Source data
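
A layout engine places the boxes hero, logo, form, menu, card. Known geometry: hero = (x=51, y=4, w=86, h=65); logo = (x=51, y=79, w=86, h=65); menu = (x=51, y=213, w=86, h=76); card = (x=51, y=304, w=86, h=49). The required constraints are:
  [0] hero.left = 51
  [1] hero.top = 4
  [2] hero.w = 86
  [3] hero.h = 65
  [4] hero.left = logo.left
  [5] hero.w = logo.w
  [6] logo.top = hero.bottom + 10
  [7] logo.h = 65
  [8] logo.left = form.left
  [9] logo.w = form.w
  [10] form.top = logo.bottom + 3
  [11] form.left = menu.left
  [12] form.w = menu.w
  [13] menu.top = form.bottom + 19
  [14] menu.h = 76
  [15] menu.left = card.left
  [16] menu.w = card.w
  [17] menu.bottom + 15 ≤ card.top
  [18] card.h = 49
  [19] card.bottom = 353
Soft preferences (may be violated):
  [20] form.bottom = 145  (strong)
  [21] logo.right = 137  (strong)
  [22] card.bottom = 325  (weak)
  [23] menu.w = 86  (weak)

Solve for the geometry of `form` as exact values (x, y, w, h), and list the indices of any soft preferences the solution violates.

1. form.x = 51  [logo.left = form.left]
2. form.w = 86  [logo.w = form.w]
3. form.y = 147  [form.top = logo.bottom + 3]
4. form.h = 47  [menu.top = form.bottom + 19]

form = (x=51, y=147, w=86, h=47)
violated soft preferences: 20, 22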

# WHAT YOU ARE ASKED TO DO
Write out exactly the lines that fall from the line with "[4] hero.left = logo.left" to the line with "[16] menu.w = card.w" in the records above, keeping both ends.

# ANSWER SECTION
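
  [4] hero.left = logo.left
  [5] hero.w = logo.w
  [6] logo.top = hero.bottom + 10
  [7] logo.h = 65
  [8] logo.left = form.left
  [9] logo.w = form.w
  [10] form.top = logo.bottom + 3
  [11] form.left = menu.left
  [12] form.w = menu.w
  [13] menu.top = form.bottom + 19
  [14] menu.h = 76
  [15] menu.left = card.left
  [16] menu.w = card.w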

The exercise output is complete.